* **Data extracts**:

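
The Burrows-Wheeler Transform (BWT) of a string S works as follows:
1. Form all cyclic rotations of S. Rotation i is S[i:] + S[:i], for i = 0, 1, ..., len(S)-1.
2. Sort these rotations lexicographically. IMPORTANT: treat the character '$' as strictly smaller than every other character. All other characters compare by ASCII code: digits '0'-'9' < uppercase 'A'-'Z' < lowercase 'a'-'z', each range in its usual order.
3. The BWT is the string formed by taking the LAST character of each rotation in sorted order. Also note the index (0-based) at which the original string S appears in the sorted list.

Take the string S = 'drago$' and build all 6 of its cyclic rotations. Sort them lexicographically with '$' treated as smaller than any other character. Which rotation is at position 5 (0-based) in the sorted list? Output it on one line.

All 6 rotations (rotation i = S[i:]+S[:i]):
  rot[0] = drago$
  rot[1] = rago$d
  rot[2] = ago$dr
  rot[3] = go$dra
  rot[4] = o$drag
  rot[5] = $drago
Sorted (with $ < everything):
  sorted[0] = $drago
  sorted[1] = ago$dr
  sorted[2] = drago$
  sorted[3] = go$dra
  sorted[4] = o$drag
  sorted[5] = rago$d
sorted[5] = rago$d

Answer: rago$d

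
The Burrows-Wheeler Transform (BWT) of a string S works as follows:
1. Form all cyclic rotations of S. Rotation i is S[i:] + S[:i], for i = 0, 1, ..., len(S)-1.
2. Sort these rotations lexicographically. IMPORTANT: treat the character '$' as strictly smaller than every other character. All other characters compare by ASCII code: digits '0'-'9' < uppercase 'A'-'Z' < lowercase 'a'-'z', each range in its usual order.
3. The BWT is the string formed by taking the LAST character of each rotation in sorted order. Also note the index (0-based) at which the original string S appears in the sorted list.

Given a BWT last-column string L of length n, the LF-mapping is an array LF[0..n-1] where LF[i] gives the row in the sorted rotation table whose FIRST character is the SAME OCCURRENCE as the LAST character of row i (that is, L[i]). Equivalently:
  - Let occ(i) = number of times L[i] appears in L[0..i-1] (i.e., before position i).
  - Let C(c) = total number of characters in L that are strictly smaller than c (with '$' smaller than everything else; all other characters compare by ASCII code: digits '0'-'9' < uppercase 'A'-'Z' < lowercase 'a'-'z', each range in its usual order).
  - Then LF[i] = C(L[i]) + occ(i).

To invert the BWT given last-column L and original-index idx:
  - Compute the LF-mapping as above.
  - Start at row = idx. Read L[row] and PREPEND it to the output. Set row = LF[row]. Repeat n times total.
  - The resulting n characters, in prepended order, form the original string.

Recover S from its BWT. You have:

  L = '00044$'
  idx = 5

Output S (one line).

LF mapping: 1 2 3 4 5 0
Walk LF starting at row 5, prepending L[row]:
  step 1: row=5, L[5]='$', prepend. Next row=LF[5]=0
  step 2: row=0, L[0]='0', prepend. Next row=LF[0]=1
  step 3: row=1, L[1]='0', prepend. Next row=LF[1]=2
  step 4: row=2, L[2]='0', prepend. Next row=LF[2]=3
  step 5: row=3, L[3]='4', prepend. Next row=LF[3]=4
  step 6: row=4, L[4]='4', prepend. Next row=LF[4]=5
Reversed output: 44000$

Answer: 44000$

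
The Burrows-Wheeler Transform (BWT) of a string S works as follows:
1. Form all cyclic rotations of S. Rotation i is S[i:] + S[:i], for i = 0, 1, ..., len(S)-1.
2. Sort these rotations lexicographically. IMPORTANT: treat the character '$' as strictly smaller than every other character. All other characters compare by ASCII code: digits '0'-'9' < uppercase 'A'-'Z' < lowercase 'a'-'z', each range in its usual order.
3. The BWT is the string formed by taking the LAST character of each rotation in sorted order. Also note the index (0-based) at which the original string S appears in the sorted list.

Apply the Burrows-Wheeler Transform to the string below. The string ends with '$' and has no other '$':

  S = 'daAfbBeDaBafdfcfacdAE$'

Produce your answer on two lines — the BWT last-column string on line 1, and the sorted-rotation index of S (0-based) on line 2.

All 22 rotations (rotation i = S[i:]+S[:i]):
  rot[0] = daAfbBeDaBafdfcfacdAE$
  rot[1] = aAfbBeDaBafdfcfacdAE$d
  rot[2] = AfbBeDaBafdfcfacdAE$da
  rot[3] = fbBeDaBafdfcfacdAE$daA
  rot[4] = bBeDaBafdfcfacdAE$daAf
  rot[5] = BeDaBafdfcfacdAE$daAfb
  rot[6] = eDaBafdfcfacdAE$daAfbB
  rot[7] = DaBafdfcfacdAE$daAfbBe
  rot[8] = aBafdfcfacdAE$daAfbBeD
  rot[9] = BafdfcfacdAE$daAfbBeDa
  rot[10] = afdfcfacdAE$daAfbBeDaB
  rot[11] = fdfcfacdAE$daAfbBeDaBa
  rot[12] = dfcfacdAE$daAfbBeDaBaf
  rot[13] = fcfacdAE$daAfbBeDaBafd
  rot[14] = cfacdAE$daAfbBeDaBafdf
  rot[15] = facdAE$daAfbBeDaBafdfc
  rot[16] = acdAE$daAfbBeDaBafdfcf
  rot[17] = cdAE$daAfbBeDaBafdfcfa
  rot[18] = dAE$daAfbBeDaBafdfcfac
  rot[19] = AE$daAfbBeDaBafdfcfacd
  rot[20] = E$daAfbBeDaBafdfcfacdA
  rot[21] = $daAfbBeDaBafdfcfacdAE
Sorted (with $ < everything):
  sorted[0] = $daAfbBeDaBafdfcfacdAE  (last char: 'E')
  sorted[1] = AE$daAfbBeDaBafdfcfacd  (last char: 'd')
  sorted[2] = AfbBeDaBafdfcfacdAE$da  (last char: 'a')
  sorted[3] = BafdfcfacdAE$daAfbBeDa  (last char: 'a')
  sorted[4] = BeDaBafdfcfacdAE$daAfb  (last char: 'b')
  sorted[5] = DaBafdfcfacdAE$daAfbBe  (last char: 'e')
  sorted[6] = E$daAfbBeDaBafdfcfacdA  (last char: 'A')
  sorted[7] = aAfbBeDaBafdfcfacdAE$d  (last char: 'd')
  sorted[8] = aBafdfcfacdAE$daAfbBeD  (last char: 'D')
  sorted[9] = acdAE$daAfbBeDaBafdfcf  (last char: 'f')
  sorted[10] = afdfcfacdAE$daAfbBeDaB  (last char: 'B')
  sorted[11] = bBeDaBafdfcfacdAE$daAf  (last char: 'f')
  sorted[12] = cdAE$daAfbBeDaBafdfcfa  (last char: 'a')
  sorted[13] = cfacdAE$daAfbBeDaBafdf  (last char: 'f')
  sorted[14] = dAE$daAfbBeDaBafdfcfac  (last char: 'c')
  sorted[15] = daAfbBeDaBafdfcfacdAE$  (last char: '$')
  sorted[16] = dfcfacdAE$daAfbBeDaBaf  (last char: 'f')
  sorted[17] = eDaBafdfcfacdAE$daAfbB  (last char: 'B')
  sorted[18] = facdAE$daAfbBeDaBafdfc  (last char: 'c')
  sorted[19] = fbBeDaBafdfcfacdAE$daA  (last char: 'A')
  sorted[20] = fcfacdAE$daAfbBeDaBafd  (last char: 'd')
  sorted[21] = fdfcfacdAE$daAfbBeDaBa  (last char: 'a')
Last column: EdaabeAdDfBfafc$fBcAda
Original string S is at sorted index 15

Answer: EdaabeAdDfBfafc$fBcAda
15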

* **Task to carry out**:
Once you have read the records above, set each one down again exactly.

* **Result for this exercise**:
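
The Burrows-Wheeler Transform (BWT) of a string S works as follows:
1. Form all cyclic rotations of S. Rotation i is S[i:] + S[:i], for i = 0, 1, ..., len(S)-1.
2. Sort these rotations lexicographically. IMPORTANT: treat the character '$' as strictly smaller than every other character. All other characters compare by ASCII code: digits '0'-'9' < uppercase 'A'-'Z' < lowercase 'a'-'z', each range in its usual order.
3. The BWT is the string formed by taking the LAST character of each rotation in sorted order. Also note the index (0-based) at which the original string S appears in the sorted list.

Take the string S = 'drago$' and build all 6 of its cyclic rotations. Sort them lexicographically with '$' treated as smaller than any other character. Which rotation is at position 5 (0-based) in the sorted list? Output it on one line.

All 6 rotations (rotation i = S[i:]+S[:i]):
  rot[0] = drago$
  rot[1] = rago$d
  rot[2] = ago$dr
  rot[3] = go$dra
  rot[4] = o$drag
  rot[5] = $drago
Sorted (with $ < everything):
  sorted[0] = $drago
  sorted[1] = ago$dr
  sorted[2] = drago$
  sorted[3] = go$dra
  sorted[4] = o$drag
  sorted[5] = rago$d
sorted[5] = rago$d

Answer: rago$d

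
The Burrows-Wheeler Transform (BWT) of a string S works as follows:
1. Form all cyclic rotations of S. Rotation i is S[i:] + S[:i], for i = 0, 1, ..., len(S)-1.
2. Sort these rotations lexicographically. IMPORTANT: treat the character '$' as strictly smaller than every other character. All other characters compare by ASCII code: digits '0'-'9' < uppercase 'A'-'Z' < lowercase 'a'-'z', each range in its usual order.
3. The BWT is the string formed by taking the LAST character of each rotation in sorted order. Also note the index (0-based) at which the original string S appears in the sorted list.

Given a BWT last-column string L of length n, the LF-mapping is an array LF[0..n-1] where LF[i] gives the row in the sorted rotation table whose FIRST character is the SAME OCCURRENCE as the LAST character of row i (that is, L[i]). Equivalently:
  - Let occ(i) = number of times L[i] appears in L[0..i-1] (i.e., before position i).
  - Let C(c) = total number of characters in L that are strictly smaller than c (with '$' smaller than everything else; all other characters compare by ASCII code: digits '0'-'9' < uppercase 'A'-'Z' < lowercase 'a'-'z', each range in its usual order).
  - Then LF[i] = C(L[i]) + occ(i).

To invert the BWT given last-column L and original-index idx:
  - Compute the LF-mapping as above.
  - Start at row = idx. Read L[row] and PREPEND it to the output. Set row = LF[row]. Repeat n times total.
  - The resulting n characters, in prepended order, form the original string.

Recover S from its BWT. You have:

  L = '00044$'
  idx = 5

Output S (one line).

LF mapping: 1 2 3 4 5 0
Walk LF starting at row 5, prepending L[row]:
  step 1: row=5, L[5]='$', prepend. Next row=LF[5]=0
  step 2: row=0, L[0]='0', prepend. Next row=LF[0]=1
  step 3: row=1, L[1]='0', prepend. Next row=LF[1]=2
  step 4: row=2, L[2]='0', prepend. Next row=LF[2]=3
  step 5: row=3, L[3]='4', prepend. Next row=LF[3]=4
  step 6: row=4, L[4]='4', prepend. Next row=LF[4]=5
Reversed output: 44000$

Answer: 44000$

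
The Burrows-Wheeler Transform (BWT) of a string S works as follows:
1. Form all cyclic rotations of S. Rotation i is S[i:] + S[:i], for i = 0, 1, ..., len(S)-1.
2. Sort these rotations lexicographically. IMPORTANT: treat the character '$' as strictly smaller than every other character. All other characters compare by ASCII code: digits '0'-'9' < uppercase 'A'-'Z' < lowercase 'a'-'z', each range in its usual order.
3. The BWT is the string formed by taking the LAST character of each rotation in sorted order. Also note the index (0-based) at which the original string S appears in the sorted list.

Apply the Burrows-Wheeler Transform to the string below. The string ends with '$' and has no other '$':

  S = 'daAfbBeDaBafdfcfacdAE$'

Produce your answer on two lines — the BWT last-column string on line 1, and the sorted-rotation index of S (0-based) on line 2.

All 22 rotations (rotation i = S[i:]+S[:i]):
  rot[0] = daAfbBeDaBafdfcfacdAE$
  rot[1] = aAfbBeDaBafdfcfacdAE$d
  rot[2] = AfbBeDaBafdfcfacdAE$da
  rot[3] = fbBeDaBafdfcfacdAE$daA
  rot[4] = bBeDaBafdfcfacdAE$daAf
  rot[5] = BeDaBafdfcfacdAE$daAfb
  rot[6] = eDaBafdfcfacdAE$daAfbB
  rot[7] = DaBafdfcfacdAE$daAfbBe
  rot[8] = aBafdfcfacdAE$daAfbBeD
  rot[9] = BafdfcfacdAE$daAfbBeDa
  rot[10] = afdfcfacdAE$daAfbBeDaB
  rot[11] = fdfcfacdAE$daAfbBeDaBa
  rot[12] = dfcfacdAE$daAfbBeDaBaf
  rot[13] = fcfacdAE$daAfbBeDaBafd
  rot[14] = cfacdAE$daAfbBeDaBafdf
  rot[15] = facdAE$daAfbBeDaBafdfc
  rot[16] = acdAE$daAfbBeDaBafdfcf
  rot[17] = cdAE$daAfbBeDaBafdfcfa
  rot[18] = dAE$daAfbBeDaBafdfcfac
  rot[19] = AE$daAfbBeDaBafdfcfacd
  rot[20] = E$daAfbBeDaBafdfcfacdA
  rot[21] = $daAfbBeDaBafdfcfacdAE
Sorted (with $ < everything):
  sorted[0] = $daAfbBeDaBafdfcfacdAE  (last char: 'E')
  sorted[1] = AE$daAfbBeDaBafdfcfacd  (last char: 'd')
  sorted[2] = AfbBeDaBafdfcfacdAE$da  (last char: 'a')
  sorted[3] = BafdfcfacdAE$daAfbBeDa  (last char: 'a')
  sorted[4] = BeDaBafdfcfacdAE$daAfb  (last char: 'b')
  sorted[5] = DaBafdfcfacdAE$daAfbBe  (last char: 'e')
  sorted[6] = E$daAfbBeDaBafdfcfacdA  (last char: 'A')
  sorted[7] = aAfbBeDaBafdfcfacdAE$d  (last char: 'd')
  sorted[8] = aBafdfcfacdAE$daAfbBeD  (last char: 'D')
  sorted[9] = acdAE$daAfbBeDaBafdfcf  (last char: 'f')
  sorted[10] = afdfcfacdAE$daAfbBeDaB  (last char: 'B')
  sorted[11] = bBeDaBafdfcfacdAE$daAf  (last char: 'f')
  sorted[12] = cdAE$daAfbBeDaBafdfcfa  (last char: 'a')
  sorted[13] = cfacdAE$daAfbBeDaBafdf  (last char: 'f')
  sorted[14] = dAE$daAfbBeDaBafdfcfac  (last char: 'c')
  sorted[15] = daAfbBeDaBafdfcfacdAE$  (last char: '$')
  sorted[16] = dfcfacdAE$daAfbBeDaBaf  (last char: 'f')
  sorted[17] = eDaBafdfcfacdAE$daAfbB  (last char: 'B')
  sorted[18] = facdAE$daAfbBeDaBafdfc  (last char: 'c')
  sorted[19] = fbBeDaBafdfcfacdAE$daA  (last char: 'A')
  sorted[20] = fcfacdAE$daAfbBeDaBafd  (last char: 'd')
  sorted[21] = fdfcfacdAE$daAfbBeDaBa  (last char: 'a')
Last column: EdaabeAdDfBfafc$fBcAda
Original string S is at sorted index 15

Answer: EdaabeAdDfBfafc$fBcAda
15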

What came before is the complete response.